• Exercise requirements: Please transcribe every entry below exactly as written.

• Available records:
┏━━

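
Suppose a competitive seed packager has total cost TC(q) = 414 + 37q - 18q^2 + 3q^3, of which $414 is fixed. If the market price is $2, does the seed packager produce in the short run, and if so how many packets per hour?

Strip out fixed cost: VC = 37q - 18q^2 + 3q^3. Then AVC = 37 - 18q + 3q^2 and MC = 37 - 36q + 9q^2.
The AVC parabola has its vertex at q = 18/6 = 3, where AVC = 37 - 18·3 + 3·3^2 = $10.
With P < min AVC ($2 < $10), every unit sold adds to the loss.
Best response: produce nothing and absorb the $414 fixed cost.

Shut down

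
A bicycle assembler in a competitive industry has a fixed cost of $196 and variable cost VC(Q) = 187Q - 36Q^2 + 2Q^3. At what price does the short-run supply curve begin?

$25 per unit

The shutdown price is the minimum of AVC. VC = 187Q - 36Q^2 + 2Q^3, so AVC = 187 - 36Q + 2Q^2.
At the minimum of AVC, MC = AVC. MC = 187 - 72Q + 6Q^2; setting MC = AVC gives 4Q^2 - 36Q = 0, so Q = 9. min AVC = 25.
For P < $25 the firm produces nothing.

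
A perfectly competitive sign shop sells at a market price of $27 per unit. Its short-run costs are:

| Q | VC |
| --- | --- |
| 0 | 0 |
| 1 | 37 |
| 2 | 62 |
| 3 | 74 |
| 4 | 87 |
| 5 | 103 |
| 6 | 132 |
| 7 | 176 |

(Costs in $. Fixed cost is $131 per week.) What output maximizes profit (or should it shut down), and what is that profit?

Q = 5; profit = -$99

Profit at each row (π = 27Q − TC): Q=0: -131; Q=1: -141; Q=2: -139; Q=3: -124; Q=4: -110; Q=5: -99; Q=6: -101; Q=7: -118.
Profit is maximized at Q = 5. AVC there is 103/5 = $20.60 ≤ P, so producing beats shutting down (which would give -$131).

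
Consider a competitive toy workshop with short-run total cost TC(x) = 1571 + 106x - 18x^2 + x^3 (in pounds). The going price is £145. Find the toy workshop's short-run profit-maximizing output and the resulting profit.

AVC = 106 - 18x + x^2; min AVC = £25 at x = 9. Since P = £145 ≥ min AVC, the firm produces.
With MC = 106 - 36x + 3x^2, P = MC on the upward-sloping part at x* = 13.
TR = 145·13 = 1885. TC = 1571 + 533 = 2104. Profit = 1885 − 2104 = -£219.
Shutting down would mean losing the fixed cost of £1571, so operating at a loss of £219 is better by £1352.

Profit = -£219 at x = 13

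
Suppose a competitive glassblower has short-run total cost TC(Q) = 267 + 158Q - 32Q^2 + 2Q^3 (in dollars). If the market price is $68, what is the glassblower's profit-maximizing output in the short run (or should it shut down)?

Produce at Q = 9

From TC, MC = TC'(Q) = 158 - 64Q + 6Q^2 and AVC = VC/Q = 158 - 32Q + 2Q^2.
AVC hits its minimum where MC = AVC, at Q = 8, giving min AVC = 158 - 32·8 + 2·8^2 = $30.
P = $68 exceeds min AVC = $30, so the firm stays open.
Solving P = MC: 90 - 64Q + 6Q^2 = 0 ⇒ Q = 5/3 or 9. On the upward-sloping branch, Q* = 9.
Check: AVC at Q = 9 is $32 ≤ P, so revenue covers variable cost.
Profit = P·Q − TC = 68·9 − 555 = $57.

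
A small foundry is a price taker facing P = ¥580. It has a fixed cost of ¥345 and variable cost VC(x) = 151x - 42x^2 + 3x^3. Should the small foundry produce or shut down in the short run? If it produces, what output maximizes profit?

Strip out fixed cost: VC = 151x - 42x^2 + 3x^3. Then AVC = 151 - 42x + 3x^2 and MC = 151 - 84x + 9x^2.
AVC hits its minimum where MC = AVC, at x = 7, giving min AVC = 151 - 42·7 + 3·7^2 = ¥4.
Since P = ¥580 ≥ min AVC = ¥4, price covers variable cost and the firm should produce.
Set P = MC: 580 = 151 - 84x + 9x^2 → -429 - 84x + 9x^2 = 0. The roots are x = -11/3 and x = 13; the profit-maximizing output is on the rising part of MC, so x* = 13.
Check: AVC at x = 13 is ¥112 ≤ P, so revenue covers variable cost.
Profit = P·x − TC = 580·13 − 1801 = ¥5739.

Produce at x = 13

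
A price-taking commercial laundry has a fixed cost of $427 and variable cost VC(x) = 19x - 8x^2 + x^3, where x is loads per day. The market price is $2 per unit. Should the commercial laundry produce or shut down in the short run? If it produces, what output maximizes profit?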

┗━━

• Exercise response:
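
Suppose a competitive seed packager has total cost TC(q) = 414 + 37q - 18q^2 + 3q^3, of which $414 is fixed. If the market price is $2, does the seed packager produce in the short run, and if so how many packets per hour?

Strip out fixed cost: VC = 37q - 18q^2 + 3q^3. Then AVC = 37 - 18q + 3q^2 and MC = 37 - 36q + 9q^2.
The AVC parabola has its vertex at q = 18/6 = 3, where AVC = 37 - 18·3 + 3·3^2 = $10.
With P < min AVC ($2 < $10), every unit sold adds to the loss.
Best response: produce nothing and absorb the $414 fixed cost.

Shut down

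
A bicycle assembler in a competitive industry has a fixed cost of $196 and variable cost VC(Q) = 187Q - 36Q^2 + 2Q^3. At what price does the short-run supply curve begin?

$25 per unit

The shutdown price is the minimum of AVC. VC = 187Q - 36Q^2 + 2Q^3, so AVC = 187 - 36Q + 2Q^2.
At the minimum of AVC, MC = AVC. MC = 187 - 72Q + 6Q^2; setting MC = AVC gives 4Q^2 - 36Q = 0, so Q = 9. min AVC = 25.
For P < $25 the firm produces nothing.

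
A perfectly competitive sign shop sells at a market price of $27 per unit. Its short-run costs are:

| Q | VC |
| --- | --- |
| 0 | 0 |
| 1 | 37 |
| 2 | 62 |
| 3 | 74 |
| 4 | 87 |
| 5 | 103 |
| 6 | 132 |
| 7 | 176 |

(Costs in $. Fixed cost is $131 per week.) What output maximizes profit (or should it shut down), and what is that profit?

Q = 5; profit = -$99

Profit at each row (π = 27Q − TC): Q=0: -131; Q=1: -141; Q=2: -139; Q=3: -124; Q=4: -110; Q=5: -99; Q=6: -101; Q=7: -118.
Profit is maximized at Q = 5. AVC there is 103/5 = $20.60 ≤ P, so producing beats shutting down (which would give -$131).

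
Consider a competitive toy workshop with short-run total cost TC(x) = 1571 + 106x - 18x^2 + x^3 (in pounds). The going price is £145. Find the toy workshop's short-run profit-maximizing output and the resulting profit.

AVC = 106 - 18x + x^2; min AVC = £25 at x = 9. Since P = £145 ≥ min AVC, the firm produces.
With MC = 106 - 36x + 3x^2, P = MC on the upward-sloping part at x* = 13.
TR = 145·13 = 1885. TC = 1571 + 533 = 2104. Profit = 1885 − 2104 = -£219.
Shutting down would mean losing the fixed cost of £1571, so operating at a loss of £219 is better by £1352.

Profit = -£219 at x = 13

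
Suppose a competitive glassblower has short-run total cost TC(Q) = 267 + 158Q - 32Q^2 + 2Q^3 (in dollars). If the market price is $68, what is the glassblower's profit-maximizing output in the short run (or should it shut down)?

Produce at Q = 9

From TC, MC = TC'(Q) = 158 - 64Q + 6Q^2 and AVC = VC/Q = 158 - 32Q + 2Q^2.
AVC hits its minimum where MC = AVC, at Q = 8, giving min AVC = 158 - 32·8 + 2·8^2 = $30.
P = $68 exceeds min AVC = $30, so the firm stays open.
Solving P = MC: 90 - 64Q + 6Q^2 = 0 ⇒ Q = 5/3 or 9. On the upward-sloping branch, Q* = 9.
Check: AVC at Q = 9 is $32 ≤ P, so revenue covers variable cost.
Profit = P·Q − TC = 68·9 − 555 = $57.

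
A small foundry is a price taker facing P = ¥580. It has a fixed cost of ¥345 and variable cost VC(x) = 151x - 42x^2 + 3x^3. Should the small foundry produce or shut down in the short run? If it produces, what output maximizes profit?

Strip out fixed cost: VC = 151x - 42x^2 + 3x^3. Then AVC = 151 - 42x + 3x^2 and MC = 151 - 84x + 9x^2.
AVC hits its minimum where MC = AVC, at x = 7, giving min AVC = 151 - 42·7 + 3·7^2 = ¥4.
Since P = ¥580 ≥ min AVC = ¥4, price covers variable cost and the firm should produce.
Set P = MC: 580 = 151 - 84x + 9x^2 → -429 - 84x + 9x^2 = 0. The roots are x = -11/3 and x = 13; the profit-maximizing output is on the rising part of MC, so x* = 13.
Check: AVC at x = 13 is ¥112 ≤ P, so revenue covers variable cost.
Profit = P·x − TC = 580·13 − 1801 = ¥5739.

Produce at x = 13

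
A price-taking commercial laundry has a fixed cost of $427 and variable cost VC(x) = 19x - 8x^2 + x^3, where x is loads per day. The market price is $2 per unit. Should the commercial laundry produce or shut down in the short run? If it produces, what output maximizes profit?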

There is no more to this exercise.